## Your task
In the records below, find the line with "The platform centre must be at P = (-0.0713, -0.1235, -0.3719)" and the line with "0.18 m. Each". Print both exactly, along with every line between them, and no other line.

## Excerpted records

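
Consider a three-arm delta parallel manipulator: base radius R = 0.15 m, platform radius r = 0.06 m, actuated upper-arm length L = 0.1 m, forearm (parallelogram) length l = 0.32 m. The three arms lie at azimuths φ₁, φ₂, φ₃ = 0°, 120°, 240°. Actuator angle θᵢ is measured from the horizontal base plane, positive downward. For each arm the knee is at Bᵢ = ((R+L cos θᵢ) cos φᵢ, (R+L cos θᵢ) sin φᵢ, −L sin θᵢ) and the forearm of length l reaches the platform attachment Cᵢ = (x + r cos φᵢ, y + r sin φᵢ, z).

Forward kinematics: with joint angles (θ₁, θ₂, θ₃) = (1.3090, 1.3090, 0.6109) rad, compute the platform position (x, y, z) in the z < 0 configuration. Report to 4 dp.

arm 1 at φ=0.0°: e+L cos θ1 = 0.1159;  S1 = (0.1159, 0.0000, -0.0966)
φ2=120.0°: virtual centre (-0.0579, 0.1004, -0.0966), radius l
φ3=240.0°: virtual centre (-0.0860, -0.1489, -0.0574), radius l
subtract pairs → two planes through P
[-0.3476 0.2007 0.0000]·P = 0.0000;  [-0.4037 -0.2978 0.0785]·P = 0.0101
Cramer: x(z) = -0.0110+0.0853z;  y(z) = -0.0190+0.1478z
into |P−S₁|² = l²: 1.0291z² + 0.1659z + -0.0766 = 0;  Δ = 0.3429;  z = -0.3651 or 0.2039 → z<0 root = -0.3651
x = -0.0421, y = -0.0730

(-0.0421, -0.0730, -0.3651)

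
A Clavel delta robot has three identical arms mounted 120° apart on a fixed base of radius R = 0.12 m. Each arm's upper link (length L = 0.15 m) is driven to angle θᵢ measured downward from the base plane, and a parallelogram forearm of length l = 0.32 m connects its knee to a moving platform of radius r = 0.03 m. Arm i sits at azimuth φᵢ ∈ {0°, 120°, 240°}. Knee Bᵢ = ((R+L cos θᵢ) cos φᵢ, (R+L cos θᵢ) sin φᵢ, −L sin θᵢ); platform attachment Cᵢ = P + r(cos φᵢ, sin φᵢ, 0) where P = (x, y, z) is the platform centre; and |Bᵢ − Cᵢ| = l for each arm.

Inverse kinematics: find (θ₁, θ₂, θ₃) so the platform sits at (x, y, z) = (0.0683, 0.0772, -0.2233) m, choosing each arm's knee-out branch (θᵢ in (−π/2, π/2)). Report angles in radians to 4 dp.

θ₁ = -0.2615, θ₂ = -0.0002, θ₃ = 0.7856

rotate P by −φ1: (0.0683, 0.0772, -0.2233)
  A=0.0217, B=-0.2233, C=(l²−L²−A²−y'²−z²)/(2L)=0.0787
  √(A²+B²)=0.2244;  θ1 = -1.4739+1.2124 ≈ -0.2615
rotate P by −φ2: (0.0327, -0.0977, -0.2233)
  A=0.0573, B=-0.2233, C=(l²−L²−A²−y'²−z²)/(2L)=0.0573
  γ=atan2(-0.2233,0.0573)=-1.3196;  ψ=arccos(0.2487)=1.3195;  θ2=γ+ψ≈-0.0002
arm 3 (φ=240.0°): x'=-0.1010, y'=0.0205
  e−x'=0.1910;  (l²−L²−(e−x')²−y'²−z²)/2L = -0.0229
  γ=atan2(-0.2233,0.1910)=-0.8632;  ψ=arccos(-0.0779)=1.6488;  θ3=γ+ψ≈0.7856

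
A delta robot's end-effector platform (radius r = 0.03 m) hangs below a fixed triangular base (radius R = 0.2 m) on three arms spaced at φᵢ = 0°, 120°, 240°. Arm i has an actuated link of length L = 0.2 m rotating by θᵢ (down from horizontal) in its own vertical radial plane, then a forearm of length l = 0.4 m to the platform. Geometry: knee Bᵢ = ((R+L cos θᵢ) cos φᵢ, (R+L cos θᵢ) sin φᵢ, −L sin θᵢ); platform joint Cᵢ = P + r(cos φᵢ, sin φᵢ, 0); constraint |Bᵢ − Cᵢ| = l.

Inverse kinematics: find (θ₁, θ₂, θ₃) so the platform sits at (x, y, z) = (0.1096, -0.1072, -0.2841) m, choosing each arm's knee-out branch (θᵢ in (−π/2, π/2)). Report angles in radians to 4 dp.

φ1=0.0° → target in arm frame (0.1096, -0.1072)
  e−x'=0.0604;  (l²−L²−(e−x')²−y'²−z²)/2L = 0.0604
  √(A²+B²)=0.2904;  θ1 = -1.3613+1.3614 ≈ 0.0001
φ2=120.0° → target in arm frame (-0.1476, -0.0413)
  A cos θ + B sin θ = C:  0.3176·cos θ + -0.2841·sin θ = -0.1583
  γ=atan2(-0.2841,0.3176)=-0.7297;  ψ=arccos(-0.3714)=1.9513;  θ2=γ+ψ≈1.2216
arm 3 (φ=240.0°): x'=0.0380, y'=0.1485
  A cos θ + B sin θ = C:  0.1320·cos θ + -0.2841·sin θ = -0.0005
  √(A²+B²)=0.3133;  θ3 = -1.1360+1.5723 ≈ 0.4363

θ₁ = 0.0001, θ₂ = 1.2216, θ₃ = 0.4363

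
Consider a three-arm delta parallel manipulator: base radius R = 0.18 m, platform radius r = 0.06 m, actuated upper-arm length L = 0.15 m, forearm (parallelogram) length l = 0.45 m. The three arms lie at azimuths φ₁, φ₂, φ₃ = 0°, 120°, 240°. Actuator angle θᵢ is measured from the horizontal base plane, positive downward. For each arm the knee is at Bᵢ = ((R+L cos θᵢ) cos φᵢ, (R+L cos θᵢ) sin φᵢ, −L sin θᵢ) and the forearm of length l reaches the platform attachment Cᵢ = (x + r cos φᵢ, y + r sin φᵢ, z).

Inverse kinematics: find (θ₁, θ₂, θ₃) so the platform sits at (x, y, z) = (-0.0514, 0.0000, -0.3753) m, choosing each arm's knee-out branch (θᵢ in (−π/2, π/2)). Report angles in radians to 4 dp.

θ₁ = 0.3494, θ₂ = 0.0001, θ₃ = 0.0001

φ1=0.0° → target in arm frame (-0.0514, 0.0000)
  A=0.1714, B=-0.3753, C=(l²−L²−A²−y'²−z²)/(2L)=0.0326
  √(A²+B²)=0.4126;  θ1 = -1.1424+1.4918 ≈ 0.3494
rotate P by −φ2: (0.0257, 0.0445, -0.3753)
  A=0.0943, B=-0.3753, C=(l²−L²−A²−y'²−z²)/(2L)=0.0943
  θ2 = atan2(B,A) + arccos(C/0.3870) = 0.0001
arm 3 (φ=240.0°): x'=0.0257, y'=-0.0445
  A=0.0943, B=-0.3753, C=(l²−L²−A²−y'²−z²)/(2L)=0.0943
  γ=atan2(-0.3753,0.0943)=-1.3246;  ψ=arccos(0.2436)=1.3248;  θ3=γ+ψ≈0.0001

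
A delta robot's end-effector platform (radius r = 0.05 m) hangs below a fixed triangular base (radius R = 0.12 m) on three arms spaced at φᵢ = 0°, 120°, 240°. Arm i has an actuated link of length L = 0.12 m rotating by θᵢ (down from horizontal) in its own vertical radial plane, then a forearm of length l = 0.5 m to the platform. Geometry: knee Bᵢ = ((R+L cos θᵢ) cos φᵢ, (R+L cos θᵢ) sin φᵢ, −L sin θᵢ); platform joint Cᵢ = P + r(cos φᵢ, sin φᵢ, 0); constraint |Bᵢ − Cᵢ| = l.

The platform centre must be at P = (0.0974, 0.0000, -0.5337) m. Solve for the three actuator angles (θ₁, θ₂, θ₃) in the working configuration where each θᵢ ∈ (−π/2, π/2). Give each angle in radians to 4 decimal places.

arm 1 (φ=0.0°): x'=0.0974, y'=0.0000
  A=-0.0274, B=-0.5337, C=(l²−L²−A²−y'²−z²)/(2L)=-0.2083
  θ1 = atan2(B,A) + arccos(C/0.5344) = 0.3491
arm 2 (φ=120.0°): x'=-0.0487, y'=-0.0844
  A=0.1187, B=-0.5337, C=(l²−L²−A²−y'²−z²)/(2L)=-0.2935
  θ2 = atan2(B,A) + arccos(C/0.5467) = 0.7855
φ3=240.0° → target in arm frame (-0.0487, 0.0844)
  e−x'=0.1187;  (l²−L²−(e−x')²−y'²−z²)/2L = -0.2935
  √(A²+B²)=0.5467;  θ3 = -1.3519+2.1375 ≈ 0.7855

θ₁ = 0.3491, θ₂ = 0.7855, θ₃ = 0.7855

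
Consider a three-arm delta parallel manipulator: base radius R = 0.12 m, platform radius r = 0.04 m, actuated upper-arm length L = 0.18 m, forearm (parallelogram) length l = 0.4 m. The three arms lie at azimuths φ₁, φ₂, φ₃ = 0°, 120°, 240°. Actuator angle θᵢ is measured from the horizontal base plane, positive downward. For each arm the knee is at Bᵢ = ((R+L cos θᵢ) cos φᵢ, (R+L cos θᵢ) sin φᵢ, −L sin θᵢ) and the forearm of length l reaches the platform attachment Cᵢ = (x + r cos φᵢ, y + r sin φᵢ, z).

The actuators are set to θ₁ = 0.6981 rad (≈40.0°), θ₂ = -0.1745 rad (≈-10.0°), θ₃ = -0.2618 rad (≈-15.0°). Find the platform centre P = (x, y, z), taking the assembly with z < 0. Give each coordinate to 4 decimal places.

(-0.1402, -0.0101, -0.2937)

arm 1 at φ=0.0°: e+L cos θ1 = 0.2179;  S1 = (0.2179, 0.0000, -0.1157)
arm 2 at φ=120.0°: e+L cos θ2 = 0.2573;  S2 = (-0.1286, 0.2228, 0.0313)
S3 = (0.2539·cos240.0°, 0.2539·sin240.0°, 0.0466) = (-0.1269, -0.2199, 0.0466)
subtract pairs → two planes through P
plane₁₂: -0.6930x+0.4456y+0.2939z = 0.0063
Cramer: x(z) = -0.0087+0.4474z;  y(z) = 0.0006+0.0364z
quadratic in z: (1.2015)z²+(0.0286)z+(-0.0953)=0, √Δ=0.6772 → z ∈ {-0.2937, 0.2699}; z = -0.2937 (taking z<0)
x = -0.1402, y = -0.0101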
---
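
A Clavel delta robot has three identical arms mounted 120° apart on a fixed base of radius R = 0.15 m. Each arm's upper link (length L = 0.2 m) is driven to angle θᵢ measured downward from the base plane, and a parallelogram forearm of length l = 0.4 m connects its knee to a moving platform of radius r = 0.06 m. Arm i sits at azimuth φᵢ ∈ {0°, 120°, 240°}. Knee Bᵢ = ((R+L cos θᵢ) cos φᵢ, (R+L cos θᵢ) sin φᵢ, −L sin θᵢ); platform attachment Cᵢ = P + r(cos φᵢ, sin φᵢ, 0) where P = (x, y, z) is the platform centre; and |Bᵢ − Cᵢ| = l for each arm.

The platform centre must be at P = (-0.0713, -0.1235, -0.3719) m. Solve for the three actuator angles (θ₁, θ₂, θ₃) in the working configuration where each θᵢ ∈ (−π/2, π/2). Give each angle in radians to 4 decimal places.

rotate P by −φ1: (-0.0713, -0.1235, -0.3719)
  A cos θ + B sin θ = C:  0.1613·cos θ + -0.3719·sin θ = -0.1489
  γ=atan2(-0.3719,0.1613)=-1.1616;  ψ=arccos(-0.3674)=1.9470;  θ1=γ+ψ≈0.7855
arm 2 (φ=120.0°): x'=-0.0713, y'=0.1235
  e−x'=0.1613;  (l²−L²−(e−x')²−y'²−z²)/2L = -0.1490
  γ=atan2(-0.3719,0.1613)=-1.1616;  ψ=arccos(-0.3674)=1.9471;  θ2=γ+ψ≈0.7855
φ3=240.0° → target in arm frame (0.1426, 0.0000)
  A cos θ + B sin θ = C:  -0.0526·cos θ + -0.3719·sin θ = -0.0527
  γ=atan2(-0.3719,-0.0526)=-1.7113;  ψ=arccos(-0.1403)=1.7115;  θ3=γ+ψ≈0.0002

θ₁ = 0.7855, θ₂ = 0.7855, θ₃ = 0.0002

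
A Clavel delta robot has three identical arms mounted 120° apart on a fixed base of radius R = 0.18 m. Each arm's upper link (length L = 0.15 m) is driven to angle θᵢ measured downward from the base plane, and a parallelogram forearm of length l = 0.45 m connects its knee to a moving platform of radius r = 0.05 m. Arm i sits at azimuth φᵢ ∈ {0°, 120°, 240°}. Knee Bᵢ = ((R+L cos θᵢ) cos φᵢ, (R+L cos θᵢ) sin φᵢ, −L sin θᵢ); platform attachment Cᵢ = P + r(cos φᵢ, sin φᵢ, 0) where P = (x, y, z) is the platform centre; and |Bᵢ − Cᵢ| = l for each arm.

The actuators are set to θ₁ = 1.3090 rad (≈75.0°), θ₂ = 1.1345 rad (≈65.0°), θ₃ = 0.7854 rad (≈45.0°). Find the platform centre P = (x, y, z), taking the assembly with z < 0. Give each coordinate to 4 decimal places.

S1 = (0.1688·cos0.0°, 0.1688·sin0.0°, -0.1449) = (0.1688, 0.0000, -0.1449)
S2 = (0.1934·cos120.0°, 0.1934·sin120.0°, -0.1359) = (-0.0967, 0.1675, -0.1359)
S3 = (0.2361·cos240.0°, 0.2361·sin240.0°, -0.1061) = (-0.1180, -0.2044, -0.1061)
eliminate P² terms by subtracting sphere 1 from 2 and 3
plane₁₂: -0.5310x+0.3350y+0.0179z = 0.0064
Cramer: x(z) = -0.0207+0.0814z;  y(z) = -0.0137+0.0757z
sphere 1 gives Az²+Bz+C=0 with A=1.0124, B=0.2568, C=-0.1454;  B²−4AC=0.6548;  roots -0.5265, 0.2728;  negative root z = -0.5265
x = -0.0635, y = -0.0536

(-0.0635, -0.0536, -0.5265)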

## Answer for the task
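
The platform centre must be at P = (-0.0713, -0.1235, -0.3719) m. Solve for the three actuator angles (θ₁, θ₂, θ₃) in the working configuration where each θᵢ ∈ (−π/2, π/2). Give each angle in radians to 4 decimal places.

rotate P by −φ1: (-0.0713, -0.1235, -0.3719)
  A cos θ + B sin θ = C:  0.1613·cos θ + -0.3719·sin θ = -0.1489
  γ=atan2(-0.3719,0.1613)=-1.1616;  ψ=arccos(-0.3674)=1.9470;  θ1=γ+ψ≈0.7855
arm 2 (φ=120.0°): x'=-0.0713, y'=0.1235
  e−x'=0.1613;  (l²−L²−(e−x')²−y'²−z²)/2L = -0.1490
  γ=atan2(-0.3719,0.1613)=-1.1616;  ψ=arccos(-0.3674)=1.9471;  θ2=γ+ψ≈0.7855
φ3=240.0° → target in arm frame (0.1426, 0.0000)
  A cos θ + B sin θ = C:  -0.0526·cos θ + -0.3719·sin θ = -0.0527
  γ=atan2(-0.3719,-0.0526)=-1.7113;  ψ=arccos(-0.1403)=1.7115;  θ3=γ+ψ≈0.0002

θ₁ = 0.7855, θ₂ = 0.7855, θ₃ = 0.0002

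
A Clavel delta robot has three identical arms mounted 120° apart on a fixed base of radius R = 0.18 m. Each arm's upper link (length L = 0.15 m) is driven to angle θᵢ measured downward from the base plane, and a parallelogram forearm of length l = 0.45 m connects its knee to a moving platform of radius r = 0.05 m. Arm i sits at azimuth φᵢ ∈ {0°, 120°, 240°}. Knee Bᵢ = ((R+L cos θᵢ) cos φᵢ, (R+L cos θᵢ) sin φᵢ, −L sin θᵢ); platform attachment Cᵢ = P + r(cos φᵢ, sin φᵢ, 0) where P = (x, y, z) is the platform centre; and |Bᵢ − Cᵢ| = l for each arm.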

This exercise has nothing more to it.